What the task asks
Write out only the final part of the records below. It begins with the line that contains "A uniform flat washer (annular disk) of unknown" and ends with the last line.

[Collected data entries]
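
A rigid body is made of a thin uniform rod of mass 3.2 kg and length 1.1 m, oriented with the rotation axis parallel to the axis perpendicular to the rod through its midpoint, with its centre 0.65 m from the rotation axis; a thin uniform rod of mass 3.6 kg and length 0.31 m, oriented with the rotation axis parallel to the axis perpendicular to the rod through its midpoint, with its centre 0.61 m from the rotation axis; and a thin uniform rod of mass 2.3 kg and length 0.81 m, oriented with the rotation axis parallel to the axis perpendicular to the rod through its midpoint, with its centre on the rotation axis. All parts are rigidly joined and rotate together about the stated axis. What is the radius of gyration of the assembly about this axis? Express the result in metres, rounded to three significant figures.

Thin rod: I_cm = (1/12)ML² = (1/12)(3.2)(1.1)² = 0.32267 kg m²; centre at d = 0.65 m, so the parallel axis theorem gives I = 0.32267 + (3.2)(0.65)² = 1.6747 kg m².
Thin rod: I_cm = (1/12)ML² = (1/12)(3.6)(0.31)² = 0.02883 kg m²; centre at d = 0.61 m, so the parallel axis theorem gives I = 0.02883 + (3.6)(0.61)² = 1.3684 kg m².
Thin rod: I_cm = (1/12)ML² = (1/12)(2.3)(0.81)² = 0.12575 kg m²; axis through the centre, so I = 0.12575 kg m².
Total I = 3.1688 kg m²; total mass M = 9.1 kg.
k = √(I/M) = √(3.1688/9.1) = 0.5901 m.

0.590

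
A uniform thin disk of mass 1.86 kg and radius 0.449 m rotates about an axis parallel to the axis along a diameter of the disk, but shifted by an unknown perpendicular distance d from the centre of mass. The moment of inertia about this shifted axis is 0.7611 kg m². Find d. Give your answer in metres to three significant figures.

About the centre-of-mass axis, I_cm = (1/4)MR² = (1/4)(1.86)(0.449)² = 0.093744 kg m².
Parallel axis theorem: I = I_cm + Md², so Md² = 0.7611 − 0.093744 = 0.66736 kg m².
d = √(0.66736 / 1.86) = 0.59899 m.

0.599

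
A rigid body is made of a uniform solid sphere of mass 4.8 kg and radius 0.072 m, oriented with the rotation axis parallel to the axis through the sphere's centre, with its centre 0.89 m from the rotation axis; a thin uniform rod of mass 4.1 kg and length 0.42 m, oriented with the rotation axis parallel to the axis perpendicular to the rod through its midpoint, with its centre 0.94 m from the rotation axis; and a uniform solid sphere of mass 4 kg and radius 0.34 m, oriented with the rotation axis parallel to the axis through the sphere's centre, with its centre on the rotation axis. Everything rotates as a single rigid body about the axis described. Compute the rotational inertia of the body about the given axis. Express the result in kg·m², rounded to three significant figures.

Solid sphere: I_cm = (2/5)MR² = (2/5)(4.8)(0.072)² = 0.0099533 kg·m²; centre at d = 0.89 m, so the parallel axis theorem gives I = 0.0099533 + (4.8)(0.89)² = 3.812 kg·m².
Thin rod: I_cm = (1/12)ML² = (1/12)(4.1)(0.42)² = 0.06027 kg·m²; centre at d = 0.94 m, so the parallel axis theorem gives I = 0.06027 + (4.1)(0.94)² = 3.683 kg·m².
Solid sphere: I_cm = (2/5)MR² = (2/5)(4)(0.34)² = 0.18496 kg·m²; axis through the centre, so I = 0.18496 kg·m².
Total I = 3.812 + 3.683 + 0.18496 = 7.68 kg·m².

7.68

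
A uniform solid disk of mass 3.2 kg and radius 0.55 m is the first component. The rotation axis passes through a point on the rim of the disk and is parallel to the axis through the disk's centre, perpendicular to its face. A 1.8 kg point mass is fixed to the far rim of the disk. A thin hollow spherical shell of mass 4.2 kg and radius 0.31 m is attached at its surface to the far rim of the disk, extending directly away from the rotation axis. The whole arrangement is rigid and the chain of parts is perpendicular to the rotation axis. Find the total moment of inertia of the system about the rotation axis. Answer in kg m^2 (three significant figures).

Solid disk: I_cm = (1/2)MR² = (1/2)(3.2)(0.55)² = 0.484 kg m^2; centre at d = 0.55 m, so the parallel axis theorem gives I = 0.484 + (3.2)(0.55)² = 1.452 kg m^2.
Point mass: I_cm = 0; centre at d = 0.55 + 0.55 = 1.1 m, so the parallel axis theorem gives I = 0 + (1.8)(1.1)² = 2.178 kg m^2.
Spherical shell: I_cm = (2/3)MR² = (2/3)(4.2)(0.31)² = 0.26908 kg m^2; centre at d = 0.55 + 0.55 + 0.31 = 1.41 m, so the parallel axis theorem gives I = 0.26908 + (4.2)(1.41)² = 8.6191 kg m^2.
Total I = 1.452 + 2.178 + 8.6191 = 12.249 kg m^2.

12.2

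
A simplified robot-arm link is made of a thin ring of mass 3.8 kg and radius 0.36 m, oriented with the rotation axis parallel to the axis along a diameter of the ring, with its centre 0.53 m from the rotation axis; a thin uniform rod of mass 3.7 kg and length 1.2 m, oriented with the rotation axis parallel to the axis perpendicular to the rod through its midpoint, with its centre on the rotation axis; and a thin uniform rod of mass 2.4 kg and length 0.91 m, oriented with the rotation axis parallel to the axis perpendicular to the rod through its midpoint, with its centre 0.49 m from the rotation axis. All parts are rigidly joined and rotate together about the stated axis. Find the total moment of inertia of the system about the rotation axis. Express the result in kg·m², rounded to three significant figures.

Thin ring: I_cm = (1/2)MR² = (1/2)(3.8)(0.36)² = 0.24624 kg·m²; centre at d = 0.53 m, so the parallel axis theorem gives I = 0.24624 + (3.8)(0.53)² = 1.3137 kg·m².
Thin rod: I_cm = (1/12)ML² = (1/12)(3.7)(1.2)² = 0.444 kg·m²; axis through the centre, so I = 0.444 kg·m².
Thin rod: I_cm = (1/12)ML² = (1/12)(2.4)(0.91)² = 0.16562 kg·m²; centre at d = 0.49 m, so the parallel axis theorem gives I = 0.16562 + (2.4)(0.49)² = 0.74186 kg·m².
Total I = 1.3137 + 0.444 + 0.74186 = 2.4995 kg·m².

2.50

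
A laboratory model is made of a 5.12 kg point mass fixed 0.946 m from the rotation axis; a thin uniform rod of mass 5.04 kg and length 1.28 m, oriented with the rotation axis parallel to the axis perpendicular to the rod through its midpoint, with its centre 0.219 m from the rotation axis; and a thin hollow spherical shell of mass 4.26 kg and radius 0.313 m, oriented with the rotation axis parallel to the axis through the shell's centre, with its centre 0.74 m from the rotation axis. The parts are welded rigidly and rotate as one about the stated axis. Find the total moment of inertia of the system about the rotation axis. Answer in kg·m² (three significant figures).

Point mass: I_cm = 0; centre at d = 0.946 m, so the parallel axis theorem gives I = 0 + (5.12)(0.946)² = 4.582 kg·m².
Thin rod: I_cm = (1/12)ML² = (1/12)(5.04)(1.28)² = 0.68813 kg·m²; centre at d = 0.219 m, so the parallel axis theorem gives I = 0.68813 + (5.04)(0.219)² = 0.92985 kg·m².
Spherical shell: I_cm = (2/3)MR² = (2/3)(4.26)(0.313)² = 0.27823 kg·m²; centre at d = 0.74 m, so the parallel axis theorem gives I = 0.27823 + (4.26)(0.74)² = 2.611 kg·m².
Total I = 4.582 + 0.92985 + 2.611 = 8.1228 kg·m².

8.12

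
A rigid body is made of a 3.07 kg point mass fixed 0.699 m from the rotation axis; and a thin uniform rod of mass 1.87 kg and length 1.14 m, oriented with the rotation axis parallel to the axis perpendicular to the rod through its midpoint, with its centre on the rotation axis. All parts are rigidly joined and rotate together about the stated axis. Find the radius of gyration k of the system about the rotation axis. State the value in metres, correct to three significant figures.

0.587

Point mass: I_cm = 0; centre at d = 0.699 m, so the parallel axis theorem gives I = 0 + (3.07)(0.699)² = 1.5 kg·m².
Thin rod: I_cm = (1/12)ML² = (1/12)(1.87)(1.14)² = 0.20252 kg·m²; axis through the centre, so I = 0.20252 kg·m².
Total I = 1.7025 kg·m²; total mass M = 4.94 kg.
k = √(I/M) = √(1.7025/4.94) = 0.58706 m.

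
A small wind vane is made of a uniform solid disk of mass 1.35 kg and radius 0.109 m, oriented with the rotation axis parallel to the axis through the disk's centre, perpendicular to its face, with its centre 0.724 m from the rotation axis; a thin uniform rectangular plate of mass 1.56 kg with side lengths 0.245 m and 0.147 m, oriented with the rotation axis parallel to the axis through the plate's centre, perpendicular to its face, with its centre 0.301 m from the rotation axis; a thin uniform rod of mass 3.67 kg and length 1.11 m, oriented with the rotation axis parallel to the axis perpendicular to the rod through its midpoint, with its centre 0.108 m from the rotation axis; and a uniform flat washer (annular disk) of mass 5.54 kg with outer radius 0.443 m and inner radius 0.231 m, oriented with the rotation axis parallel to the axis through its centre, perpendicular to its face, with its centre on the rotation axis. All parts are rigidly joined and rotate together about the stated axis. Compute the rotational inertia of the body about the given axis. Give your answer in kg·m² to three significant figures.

Solid disk: I_cm = (1/2)MR² = (1/2)(1.35)(0.109)² = 0.0080197 kg·m²; centre at d = 0.724 m, so the parallel axis theorem gives I = 0.0080197 + (1.35)(0.724)² = 0.71566 kg·m².
Rectangular plate: I_cm = (1/12)M(a²+b²) = (1/12)(1.56)[(0.245)² + (0.147)²] = 0.010612 kg·m²; centre at d = 0.301 m, so the parallel axis theorem gives I = 0.010612 + (1.56)(0.301)² = 0.15195 kg·m².
Thin rod: I_cm = (1/12)ML² = (1/12)(3.67)(1.11)² = 0.37682 kg·m²; centre at d = 0.108 m, so the parallel axis theorem gives I = 0.37682 + (3.67)(0.108)² = 0.41962 kg·m².
Annular disk: I_cm = (1/2)M(R²+r²) = (1/2)(5.54)[(0.443)² + (0.231)²] = 0.69142 kg·m²; axis through the centre, so I = 0.69142 kg·m².
Total I = 0.71566 + 0.15195 + 0.41962 + 0.69142 = 1.9787 kg·m².

1.98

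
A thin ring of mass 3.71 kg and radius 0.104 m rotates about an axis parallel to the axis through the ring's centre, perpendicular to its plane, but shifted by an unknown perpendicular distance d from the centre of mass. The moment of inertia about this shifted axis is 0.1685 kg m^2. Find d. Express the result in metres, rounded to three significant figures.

About the centre-of-mass axis, I_cm = MR² = (3.71)(0.104)² = 0.040127 kg m^2.
Parallel axis theorem: I = I_cm + Md², so Md² = 0.1685 − 0.040127 = 0.12837 kg m^2.
d = √(0.12837 / 3.71) = 0.18602 m.

0.186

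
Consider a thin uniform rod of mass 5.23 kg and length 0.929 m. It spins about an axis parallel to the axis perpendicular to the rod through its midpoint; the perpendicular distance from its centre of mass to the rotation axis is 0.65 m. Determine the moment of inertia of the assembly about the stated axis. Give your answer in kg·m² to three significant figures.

I_cm = (1/12)ML² = (1/12)(5.23)(0.929)² = 0.37614 kg·m²; centre at d = 0.65 m, so the parallel axis theorem gives I = 0.37614 + (5.23)(0.65)² = 2.5858 kg·m².

2.59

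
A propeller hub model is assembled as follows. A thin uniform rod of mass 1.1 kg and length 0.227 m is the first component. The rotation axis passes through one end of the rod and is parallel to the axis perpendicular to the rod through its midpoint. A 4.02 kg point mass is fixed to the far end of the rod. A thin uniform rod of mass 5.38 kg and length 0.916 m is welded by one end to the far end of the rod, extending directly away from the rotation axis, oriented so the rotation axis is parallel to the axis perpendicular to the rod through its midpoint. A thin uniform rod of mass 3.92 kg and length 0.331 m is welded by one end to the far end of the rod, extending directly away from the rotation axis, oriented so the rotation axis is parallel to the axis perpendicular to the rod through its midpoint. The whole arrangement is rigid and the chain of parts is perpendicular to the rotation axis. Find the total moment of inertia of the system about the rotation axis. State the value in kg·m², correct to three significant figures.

9.87

Thin rod: I_cm = (1/12)ML² = (1/12)(1.1)(0.227)² = 0.0047235 kg·m²; centre at d = 0.1135 m, so the parallel axis theorem gives I = 0.0047235 + (1.1)(0.1135)² = 0.018894 kg·m².
Point mass: I_cm = 0; centre at d = 0.1135 + 0.1135 = 0.227 m, so the parallel axis theorem gives I = 0 + (4.02)(0.227)² = 0.20715 kg·m².
Thin rod: I_cm = (1/12)ML² = (1/12)(5.38)(0.916)² = 0.37618 kg·m²; centre at d = 0.1135 + 0.1135 + 0.458 = 0.685 m, so the parallel axis theorem gives I = 0.37618 + (5.38)(0.685)² = 2.9006 kg·m².
Thin rod: I_cm = (1/12)ML² = (1/12)(3.92)(0.331)² = 0.03579 kg·m²; centre at d = 0.1135 + 0.1135 + 0.458 + 0.458 + 0.1655 = 1.3085 m, so the parallel axis theorem gives I = 0.03579 + (3.92)(1.3085)² = 6.7475 kg·m².
Total I = 0.018894 + 0.20715 + 2.9006 + 6.7475 = 9.8742 kg·m².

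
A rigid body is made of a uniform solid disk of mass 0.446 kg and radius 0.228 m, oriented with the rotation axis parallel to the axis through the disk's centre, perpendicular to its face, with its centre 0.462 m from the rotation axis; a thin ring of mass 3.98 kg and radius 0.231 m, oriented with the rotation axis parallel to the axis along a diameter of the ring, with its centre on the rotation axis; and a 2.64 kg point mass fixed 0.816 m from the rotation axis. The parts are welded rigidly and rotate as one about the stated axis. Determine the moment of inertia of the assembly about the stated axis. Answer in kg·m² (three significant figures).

1.97

Solid disk: I_cm = (1/2)MR² = (1/2)(0.446)(0.228)² = 0.011592 kg·m²; centre at d = 0.462 m, so I = I_cm + Md² gives I = 0.011592 + (0.446)(0.462)² = 0.10679 kg·m².
Thin ring: I_cm = (1/2)MR² = (1/2)(3.98)(0.231)² = 0.10619 kg·m²; axis through the centre, so I = 0.10619 kg·m².
Point mass: I_cm = 0; centre at d = 0.816 m, so I = I_cm + Md² gives I = 0 + (2.64)(0.816)² = 1.7579 kg·m².
Total I = 0.10679 + 0.10619 + 1.7579 = 1.9708 kg·m².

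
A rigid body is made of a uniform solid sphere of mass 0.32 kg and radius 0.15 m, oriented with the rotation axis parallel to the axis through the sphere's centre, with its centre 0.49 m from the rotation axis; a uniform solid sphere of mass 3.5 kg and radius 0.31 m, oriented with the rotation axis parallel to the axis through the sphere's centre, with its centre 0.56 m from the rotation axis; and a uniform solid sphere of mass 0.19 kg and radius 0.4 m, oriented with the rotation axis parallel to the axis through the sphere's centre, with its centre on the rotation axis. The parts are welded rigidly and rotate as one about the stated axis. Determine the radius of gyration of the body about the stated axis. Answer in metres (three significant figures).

Solid sphere: I_cm = (2/5)MR² = (2/5)(0.32)(0.15)² = 0.00288 kg m^2; centre at d = 0.49 m, so the parallel axis theorem gives I = 0.00288 + (0.32)(0.49)² = 0.079712 kg m^2.
Solid sphere: I_cm = (2/5)MR² = (2/5)(3.5)(0.31)² = 0.13454 kg m^2; centre at d = 0.56 m, so the parallel axis theorem gives I = 0.13454 + (3.5)(0.56)² = 1.2321 kg m^2.
Solid sphere: I_cm = (2/5)MR² = (2/5)(0.19)(0.4)² = 0.01216 kg m^2; axis through the centre, so I = 0.01216 kg m^2.
Total I = 1.324 kg m^2; total mass M = 4.01 kg.
k = √(I/M) = √(1.324/4.01) = 0.57461 m.

0.575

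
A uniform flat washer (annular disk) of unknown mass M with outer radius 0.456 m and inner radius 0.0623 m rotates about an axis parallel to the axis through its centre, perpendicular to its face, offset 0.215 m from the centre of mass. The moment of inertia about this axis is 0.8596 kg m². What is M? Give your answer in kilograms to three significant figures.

I = I_cm + Md² = (1/2)M(R²+r²) + Md² = M·[0.5·[(0.456)² + (0.0623)²] + (0.215)²] = M·0.15213.
So M = 0.8596 / 0.15213 = 5.6503 kg.

5.65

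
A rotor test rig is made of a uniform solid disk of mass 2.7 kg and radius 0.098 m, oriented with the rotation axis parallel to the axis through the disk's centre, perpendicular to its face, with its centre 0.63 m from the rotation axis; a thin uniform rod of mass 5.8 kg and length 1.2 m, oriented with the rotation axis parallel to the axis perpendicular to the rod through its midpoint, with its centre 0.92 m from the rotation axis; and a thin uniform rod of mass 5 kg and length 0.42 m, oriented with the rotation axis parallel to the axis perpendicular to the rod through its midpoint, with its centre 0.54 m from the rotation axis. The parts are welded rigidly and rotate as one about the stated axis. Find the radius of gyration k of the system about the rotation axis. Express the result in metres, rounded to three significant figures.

Solid disk: I_cm = (1/2)MR² = (1/2)(2.7)(0.098)² = 0.012965 kg m²; centre at d = 0.63 m, so the parallel axis theorem gives I = 0.012965 + (2.7)(0.63)² = 1.0846 kg m².
Thin rod: I_cm = (1/12)ML² = (1/12)(5.8)(1.2)² = 0.696 kg m²; centre at d = 0.92 m, so the parallel axis theorem gives I = 0.696 + (5.8)(0.92)² = 5.6051 kg m².
Thin rod: I_cm = (1/12)ML² = (1/12)(5)(0.42)² = 0.0735 kg m²; centre at d = 0.54 m, so the parallel axis theorem gives I = 0.0735 + (5)(0.54)² = 1.5315 kg m².
Total I = 8.2212 kg m²; total mass M = 13.5 kg.
k = √(I/M) = √(8.2212/13.5) = 0.78037 m.

0.780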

The answer
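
A uniform flat washer (annular disk) of unknown mass M with outer radius 0.456 m and inner radius 0.0623 m rotates about an axis parallel to the axis through its centre, perpendicular to its face, offset 0.215 m from the centre of mass. The moment of inertia about this axis is 0.8596 kg m². What is M? Give your answer in kilograms to three significant figures.

I = I_cm + Md² = (1/2)M(R²+r²) + Md² = M·[0.5·[(0.456)² + (0.0623)²] + (0.215)²] = M·0.15213.
So M = 0.8596 / 0.15213 = 5.6503 kg.

5.65

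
A rotor test rig is made of a uniform solid disk of mass 2.7 kg and radius 0.098 m, oriented with the rotation axis parallel to the axis through the disk's centre, perpendicular to its face, with its centre 0.63 m from the rotation axis; a thin uniform rod of mass 5.8 kg and length 1.2 m, oriented with the rotation axis parallel to the axis perpendicular to the rod through its midpoint, with its centre 0.92 m from the rotation axis; and a thin uniform rod of mass 5 kg and length 0.42 m, oriented with the rotation axis parallel to the axis perpendicular to the rod through its midpoint, with its centre 0.54 m from the rotation axis. The parts are welded rigidly and rotate as one about the stated axis. Find the radius of gyration k of the system about the rotation axis. Express the result in metres, rounded to three significant figures.

Solid disk: I_cm = (1/2)MR² = (1/2)(2.7)(0.098)² = 0.012965 kg m²; centre at d = 0.63 m, so the parallel axis theorem gives I = 0.012965 + (2.7)(0.63)² = 1.0846 kg m².
Thin rod: I_cm = (1/12)ML² = (1/12)(5.8)(1.2)² = 0.696 kg m²; centre at d = 0.92 m, so the parallel axis theorem gives I = 0.696 + (5.8)(0.92)² = 5.6051 kg m².
Thin rod: I_cm = (1/12)ML² = (1/12)(5)(0.42)² = 0.0735 kg m²; centre at d = 0.54 m, so the parallel axis theorem gives I = 0.0735 + (5)(0.54)² = 1.5315 kg m².
Total I = 8.2212 kg m²; total mass M = 13.5 kg.
k = √(I/M) = √(8.2212/13.5) = 0.78037 m.

0.780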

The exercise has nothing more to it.